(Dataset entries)
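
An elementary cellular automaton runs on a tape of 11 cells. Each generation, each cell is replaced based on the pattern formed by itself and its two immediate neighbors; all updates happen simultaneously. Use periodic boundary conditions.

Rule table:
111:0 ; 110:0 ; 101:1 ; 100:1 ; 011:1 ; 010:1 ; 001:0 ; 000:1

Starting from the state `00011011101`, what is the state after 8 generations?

11101000001

generation 1: 11010110011
generation 2: 00111101010
generation 3: 10100011111
generation 4: 01111010000
generation 5: 01000111111
generation 6: 11110100000
generation 7: 10001111110
generation 8: 11101000001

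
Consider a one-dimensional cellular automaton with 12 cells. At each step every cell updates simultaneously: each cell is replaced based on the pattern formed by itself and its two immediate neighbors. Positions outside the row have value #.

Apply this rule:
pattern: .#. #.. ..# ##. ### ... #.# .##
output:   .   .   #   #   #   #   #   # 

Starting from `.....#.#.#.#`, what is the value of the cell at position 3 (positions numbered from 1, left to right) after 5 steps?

#

step 1: .####.#.#.##
step 2: ######.#.###
step 3: #######.####
step 4: ############
step 5: ############
position 3 holds #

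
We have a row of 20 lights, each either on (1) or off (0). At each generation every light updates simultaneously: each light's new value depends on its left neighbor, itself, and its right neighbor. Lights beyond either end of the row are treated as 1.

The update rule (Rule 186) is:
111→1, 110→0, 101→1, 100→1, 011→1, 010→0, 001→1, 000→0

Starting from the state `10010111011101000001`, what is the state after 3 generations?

10111011101010101111

generation 1: 01101110111010100011
generation 2: 11011101110101010111
generation 3: 10111011101010101111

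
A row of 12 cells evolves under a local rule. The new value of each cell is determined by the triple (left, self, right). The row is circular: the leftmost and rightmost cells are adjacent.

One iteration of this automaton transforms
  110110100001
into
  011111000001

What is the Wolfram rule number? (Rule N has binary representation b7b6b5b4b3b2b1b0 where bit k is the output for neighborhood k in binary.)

104

position 0: 111 → 0  (bit 7 = 0)
position 1: 110 → 1  (bit 6 = 1)
position 2: 101 → 1  (bit 5 = 1)
position 7: 100 → 0  (bit 4 = 0)
position 3: 011 → 1  (bit 3 = 1)
position 6: 010 → 0  (bit 2 = 0)
position 10: 001 → 0  (bit 1 = 0)
position 8: 000 → 0  (bit 0 = 0)
bits b7..b0 = 01101000 = 104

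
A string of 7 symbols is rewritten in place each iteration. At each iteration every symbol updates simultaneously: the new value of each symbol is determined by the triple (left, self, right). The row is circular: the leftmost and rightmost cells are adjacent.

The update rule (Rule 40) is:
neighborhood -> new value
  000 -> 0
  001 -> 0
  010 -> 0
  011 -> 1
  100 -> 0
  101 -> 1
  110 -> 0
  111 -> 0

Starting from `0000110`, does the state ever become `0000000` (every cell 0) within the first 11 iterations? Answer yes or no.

yes

iteration 1: 0000100
iteration 2: 0000000
all cells are 0 at iteration 2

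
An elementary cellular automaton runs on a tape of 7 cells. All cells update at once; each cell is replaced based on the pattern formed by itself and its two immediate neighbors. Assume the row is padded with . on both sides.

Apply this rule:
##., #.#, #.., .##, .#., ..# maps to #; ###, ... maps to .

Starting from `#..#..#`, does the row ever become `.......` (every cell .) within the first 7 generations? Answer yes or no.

no

#######
#.....#
##...##
###.###
#.###.#
###.###  (repeats generation 4; period 2)
generation 7: #.###.#
generation 7 is #.###.#, still not uniform .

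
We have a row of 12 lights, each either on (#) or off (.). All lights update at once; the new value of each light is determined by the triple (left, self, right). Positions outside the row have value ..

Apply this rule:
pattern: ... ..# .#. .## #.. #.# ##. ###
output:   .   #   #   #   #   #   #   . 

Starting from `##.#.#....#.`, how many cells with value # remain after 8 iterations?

4

#######..###
#.....####.#
##...##..###
###.######.#
#.###....###
###.##..##.#
#.##########
###........#
count of #: 4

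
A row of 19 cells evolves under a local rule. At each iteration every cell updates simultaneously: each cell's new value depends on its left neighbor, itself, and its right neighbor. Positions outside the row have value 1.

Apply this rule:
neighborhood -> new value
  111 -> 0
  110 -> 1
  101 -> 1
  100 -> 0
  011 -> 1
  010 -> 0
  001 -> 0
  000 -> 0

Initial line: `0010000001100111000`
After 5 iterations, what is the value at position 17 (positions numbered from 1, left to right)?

0000000001100101000
0000000001100010000
0000000001100000000
0000000001100000000  (fixed point — unchanged through iteration 5)
position 17 holds 0

0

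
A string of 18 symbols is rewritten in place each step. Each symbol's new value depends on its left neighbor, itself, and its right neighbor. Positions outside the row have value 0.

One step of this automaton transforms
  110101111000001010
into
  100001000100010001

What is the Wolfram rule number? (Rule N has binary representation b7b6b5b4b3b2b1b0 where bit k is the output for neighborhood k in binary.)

position 6: 111 → 0  (bit 7 = 0)
position 1: 110 → 0  (bit 6 = 0)
position 2: 101 → 0  (bit 5 = 0)
position 9: 100 → 1  (bit 4 = 1)
position 0: 011 → 1  (bit 3 = 1)
position 3: 010 → 0  (bit 2 = 0)
position 13: 001 → 1  (bit 1 = 1)
position 10: 000 → 0  (bit 0 = 0)
bits b7..b0 = 00011010 = 26

26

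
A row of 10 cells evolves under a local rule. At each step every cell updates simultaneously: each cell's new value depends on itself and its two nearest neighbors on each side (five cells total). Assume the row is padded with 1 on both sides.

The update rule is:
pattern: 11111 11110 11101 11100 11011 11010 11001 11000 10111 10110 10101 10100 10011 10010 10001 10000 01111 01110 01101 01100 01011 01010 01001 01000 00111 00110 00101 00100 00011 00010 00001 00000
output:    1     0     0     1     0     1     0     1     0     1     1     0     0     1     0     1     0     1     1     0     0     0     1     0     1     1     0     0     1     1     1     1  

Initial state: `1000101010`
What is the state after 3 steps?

0100100100

1101001010
0010110010
0100100100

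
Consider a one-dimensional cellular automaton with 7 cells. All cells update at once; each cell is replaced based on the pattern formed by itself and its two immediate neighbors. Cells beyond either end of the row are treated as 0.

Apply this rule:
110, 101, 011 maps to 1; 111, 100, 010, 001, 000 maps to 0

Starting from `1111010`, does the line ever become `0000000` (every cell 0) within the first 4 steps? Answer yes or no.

step 1: 1001100
step 2: 0001100
step 3: 0001100  (fixed point — unchanged through step 4)
step 4 is 0001100, still not uniform 0

no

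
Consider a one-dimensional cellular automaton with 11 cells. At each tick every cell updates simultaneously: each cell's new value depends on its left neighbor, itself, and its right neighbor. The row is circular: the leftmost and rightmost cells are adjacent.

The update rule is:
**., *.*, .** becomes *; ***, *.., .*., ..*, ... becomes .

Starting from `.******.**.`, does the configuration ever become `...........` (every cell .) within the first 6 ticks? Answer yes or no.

yes

tick 1: .*....****.
tick 2: ......*..*.
tick 3: ...........
all cells are . at tick 3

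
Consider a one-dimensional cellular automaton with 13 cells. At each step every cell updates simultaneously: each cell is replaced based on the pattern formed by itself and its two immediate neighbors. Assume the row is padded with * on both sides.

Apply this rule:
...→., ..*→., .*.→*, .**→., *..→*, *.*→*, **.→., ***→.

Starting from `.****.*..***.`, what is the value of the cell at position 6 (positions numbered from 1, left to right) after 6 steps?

*....***....*
.*......*....
***.....**...
...*......*..
*..**.....**.
.*...*......*
position 6 holds *

*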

#### TASK DETAILS
Your response must contain all of the records, copied exactly.

#### SOLUTION FOR THIS EXERCISE
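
An elementary cellular automaton runs on a tape of 11 cells. Each generation, each cell is replaced based on the pattern formed by itself and its two immediate neighbors; all updates happen simultaneously. Use periodic boundary conditions.

Rule table:
111:0 ; 110:0 ; 101:1 ; 100:1 ; 011:1 ; 010:1 ; 001:0 ; 000:1

Starting from the state `00011011101`, what is the state after 8 generations?

11101000001

generation 1: 11010110011
generation 2: 00111101010
generation 3: 10100011111
generation 4: 01111010000
generation 5: 01000111111
generation 6: 11110100000
generation 7: 10001111110
generation 8: 11101000001

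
Consider a one-dimensional cellular automaton with 12 cells. At each step every cell updates simultaneously: each cell is replaced based on the pattern formed by itself and its two immediate neighbors. Positions outside the row have value #.

Apply this rule:
pattern: .#. #.. ..# ##. ### ... #.# .##
output:   .   .   #   #   #   #   #   # 

Starting from `.....#.#.#.#`, what is the value of the cell at position 3 (positions numbered from 1, left to right) after 5 steps?

#

step 1: .####.#.#.##
step 2: ######.#.###
step 3: #######.####
step 4: ############
step 5: ############
position 3 holds #

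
We have a row of 20 lights, each either on (1) or off (0). At each generation every light updates simultaneously: each light's new value depends on its left neighbor, itself, and its right neighbor. Lights beyond either end of the row are treated as 1.

The update rule (Rule 186) is:
111→1, 110→0, 101→1, 100→1, 011→1, 010→0, 001→1, 000→0

Starting from the state `10010111011101000001`, what is the state after 3 generations?

10111011101010101111

generation 1: 01101110111010100011
generation 2: 11011101110101010111
generation 3: 10111011101010101111

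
A row of 12 cells evolves under a local rule. The new value of each cell is determined by the triple (left, self, right). The row is circular: the leftmost and rightmost cells are adjacent.

One iteration of this automaton transforms
  110110100001
into
  011111000001

What is the Wolfram rule number? (Rule N has binary representation b7b6b5b4b3b2b1b0 where bit k is the output for neighborhood k in binary.)

104

position 0: 111 → 0  (bit 7 = 0)
position 1: 110 → 1  (bit 6 = 1)
position 2: 101 → 1  (bit 5 = 1)
position 7: 100 → 0  (bit 4 = 0)
position 3: 011 → 1  (bit 3 = 1)
position 6: 010 → 0  (bit 2 = 0)
position 10: 001 → 0  (bit 1 = 0)
position 8: 000 → 0  (bit 0 = 0)
bits b7..b0 = 01101000 = 104

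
A string of 7 symbols is rewritten in place each iteration. At each iteration every symbol updates simultaneously: the new value of each symbol is determined by the triple (left, self, right). The row is circular: the leftmost and rightmost cells are adjacent.

The update rule (Rule 40) is:
neighborhood -> new value
  000 -> 0
  001 -> 0
  010 -> 0
  011 -> 1
  100 -> 0
  101 -> 1
  110 -> 0
  111 -> 0

Starting from `0000110`, does the state ever become `0000000` (every cell 0) within the first 11 iterations? Answer yes or no.

yes

iteration 1: 0000100
iteration 2: 0000000
all cells are 0 at iteration 2

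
An elementary cellular automaton runs on a tape of 7 cells. All cells update at once; each cell is replaced based on the pattern formed by itself and its two immediate neighbors. Assume the row is padded with . on both sides.

Apply this rule:
##., #.#, #.., .##, .#., ..# maps to #; ###, ... maps to .

Starting from `#..#..#`, does the row ever become `.......` (every cell .) within the first 7 generations? Answer yes or no.

no

#######
#.....#
##...##
###.###
#.###.#
###.###  (repeats generation 4; period 2)
generation 7: #.###.#
generation 7 is #.###.#, still not uniform .

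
We have a row of 12 lights, each either on (#) or off (.). All lights update at once; the new value of each light is determined by the triple (left, self, right). Positions outside the row have value ..

Apply this rule:
pattern: ... ..# .#. .## #.. #.# ##. ###
output:   .   #   #   #   #   #   #   . 

Starting from `##.#.#....#.`, how many cells with value # remain after 8 iterations?

4

#######..###
#.....####.#
##...##..###
###.######.#
#.###....###
###.##..##.#
#.##########
###........#
count of #: 4

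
A row of 19 cells evolves under a local rule. At each iteration every cell updates simultaneously: each cell's new value depends on its left neighbor, itself, and its right neighbor. Positions outside the row have value 1.

Apply this rule:
neighborhood -> new value
  111 -> 0
  110 -> 1
  101 -> 1
  100 -> 0
  011 -> 1
  010 -> 0
  001 -> 0
  000 -> 0

Initial line: `0010000001100111000`
After 5 iterations, what is the value at position 17 (positions numbered from 1, left to right)?

0000000001100101000
0000000001100010000
0000000001100000000
0000000001100000000  (fixed point — unchanged through iteration 5)
position 17 holds 0

0

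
A string of 18 symbols is rewritten in place each step. Each symbol's new value depends on its left neighbor, itself, and its right neighbor. Positions outside the row have value 0.

One step of this automaton transforms
  110101111000001010
into
  100001000100010001

What is the Wolfram rule number? (Rule N has binary representation b7b6b5b4b3b2b1b0 where bit k is the output for neighborhood k in binary.)

position 6: 111 → 0  (bit 7 = 0)
position 1: 110 → 0  (bit 6 = 0)
position 2: 101 → 0  (bit 5 = 0)
position 9: 100 → 1  (bit 4 = 1)
position 0: 011 → 1  (bit 3 = 1)
position 3: 010 → 0  (bit 2 = 0)
position 13: 001 → 1  (bit 1 = 1)
position 10: 000 → 0  (bit 0 = 0)
bits b7..b0 = 00011010 = 26

26

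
A row of 10 cells evolves under a local rule. At each step every cell updates simultaneously: each cell's new value depends on itself and its two nearest neighbors on each side (five cells total). Assume the row is padded with 1 on both sides.

The update rule is:
pattern: 11111 11110 11101 11100 11011 11010 11001 11000 10111 10110 10101 10100 10011 10010 10001 10000 01111 01110 01101 01100 01011 01010 01001 01000 00111 00110 00101 00100 00011 00010 00001 00000
output:    1     0     0     1     0     1     0     1     0     1     1     0     0     1     0     1     0     1     1     0     0     0     1     0     1     1     0     0     1     1     1     1  

Initial state: `1000101010`
What is the state after 3 steps?

0100100100

1101001010
0010110010
0100100100

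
Consider a one-dimensional cellular automaton with 7 cells. All cells update at once; each cell is replaced based on the pattern formed by itself and its two immediate neighbors. Cells beyond either end of the row are treated as 0.

Apply this rule:
110, 101, 011 maps to 1; 111, 100, 010, 001, 000 maps to 0

Starting from `1111010`, does the line ever become `0000000` (every cell 0) within the first 4 steps? Answer yes or no.

step 1: 1001100
step 2: 0001100
step 3: 0001100  (fixed point — unchanged through step 4)
step 4 is 0001100, still not uniform 0

no

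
Consider a one-dimensional cellular automaton with 11 cells. At each tick every cell updates simultaneously: each cell's new value depends on its left neighbor, itself, and its right neighbor. The row is circular: the leftmost and rightmost cells are adjacent.

The update rule is:
**., *.*, .** becomes *; ***, *.., .*., ..*, ... becomes .

Starting from `.******.**.`, does the configuration ever become `...........` (every cell .) within the first 6 ticks? Answer yes or no.

yes

tick 1: .*....****.
tick 2: ......*..*.
tick 3: ...........
all cells are . at tick 3

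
Consider a one-dimensional cellular automaton with 13 cells. At each step every cell updates simultaneously: each cell is replaced based on the pattern formed by itself and its two immediate neighbors. Assume the row is padded with * on both sides.

Apply this rule:
...→., ..*→., .*.→*, .**→., *..→*, *.*→*, **.→., ***→.

Starting from `.****.*..***.`, what is the value of the cell at position 6 (positions numbered from 1, left to right) after 6 steps?

*....***....*
.*......*....
***.....**...
...*......*..
*..**.....**.
.*...*......*
position 6 holds *

*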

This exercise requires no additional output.